▸ Exercise details
Each record beneath this sentence is to be transcribed exactly as it reads.

▸ Dataset
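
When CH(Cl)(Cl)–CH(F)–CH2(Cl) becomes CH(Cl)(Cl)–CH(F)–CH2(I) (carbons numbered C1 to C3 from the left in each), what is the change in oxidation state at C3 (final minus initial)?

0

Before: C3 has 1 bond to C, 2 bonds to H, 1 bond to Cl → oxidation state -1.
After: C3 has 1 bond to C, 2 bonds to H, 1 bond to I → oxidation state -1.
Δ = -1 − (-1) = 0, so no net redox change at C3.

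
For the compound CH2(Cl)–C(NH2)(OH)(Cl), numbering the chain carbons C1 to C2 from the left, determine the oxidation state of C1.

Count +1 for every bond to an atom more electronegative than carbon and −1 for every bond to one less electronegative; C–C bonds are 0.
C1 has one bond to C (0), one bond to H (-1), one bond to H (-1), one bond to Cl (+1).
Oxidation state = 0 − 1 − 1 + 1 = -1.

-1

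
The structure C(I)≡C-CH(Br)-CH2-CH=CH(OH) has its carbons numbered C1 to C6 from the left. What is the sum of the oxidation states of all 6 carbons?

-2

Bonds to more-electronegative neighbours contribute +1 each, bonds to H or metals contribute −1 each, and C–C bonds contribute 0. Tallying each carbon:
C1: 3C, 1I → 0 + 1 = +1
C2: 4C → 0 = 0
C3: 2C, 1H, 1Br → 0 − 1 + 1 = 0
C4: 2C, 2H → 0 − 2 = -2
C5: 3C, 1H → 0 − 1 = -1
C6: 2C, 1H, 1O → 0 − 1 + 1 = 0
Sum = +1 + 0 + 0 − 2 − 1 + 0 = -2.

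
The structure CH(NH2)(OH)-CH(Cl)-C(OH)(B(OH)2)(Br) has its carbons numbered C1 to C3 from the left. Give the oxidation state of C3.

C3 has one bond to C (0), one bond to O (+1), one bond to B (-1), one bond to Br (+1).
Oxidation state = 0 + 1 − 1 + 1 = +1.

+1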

▸ Expected output
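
When CH(Cl)(Cl)–CH(F)–CH2(Cl) becomes CH(Cl)(Cl)–CH(F)–CH2(I) (carbons numbered C1 to C3 from the left in each), what is the change in oxidation state at C3 (final minus initial)?

0

Before: C3 has 1 bond to C, 2 bonds to H, 1 bond to Cl → oxidation state -1.
After: C3 has 1 bond to C, 2 bonds to H, 1 bond to I → oxidation state -1.
Δ = -1 − (-1) = 0, so no net redox change at C3.

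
For the compound CH2(Cl)–C(NH2)(OH)(Cl), numbering the chain carbons C1 to C2 from the left, determine the oxidation state of C1.

Count +1 for every bond to an atom more electronegative than carbon and −1 for every bond to one less electronegative; C–C bonds are 0.
C1 has one bond to C (0), one bond to H (-1), one bond to H (-1), one bond to Cl (+1).
Oxidation state = 0 − 1 − 1 + 1 = -1.

-1

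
The structure C(I)≡C-CH(Br)-CH2-CH=CH(OH) has its carbons numbered C1 to C6 from the left. What is the sum of the oxidation states of all 6 carbons?

-2

Bonds to more-electronegative neighbours contribute +1 each, bonds to H or metals contribute −1 each, and C–C bonds contribute 0. Tallying each carbon:
C1: 3C, 1I → 0 + 1 = +1
C2: 4C → 0 = 0
C3: 2C, 1H, 1Br → 0 − 1 + 1 = 0
C4: 2C, 2H → 0 − 2 = -2
C5: 3C, 1H → 0 − 1 = -1
C6: 2C, 1H, 1O → 0 − 1 + 1 = 0
Sum = +1 + 0 + 0 − 2 − 1 + 0 = -2.

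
The structure CH(NH2)(OH)-CH(Cl)-C(OH)(B(OH)2)(Br) has its carbons numbered C1 to C3 from the left. Give the oxidation state of C3.

C3 has one bond to C (0), one bond to O (+1), one bond to B (-1), one bond to Br (+1).
Oxidation state = 0 + 1 − 1 + 1 = +1.

+1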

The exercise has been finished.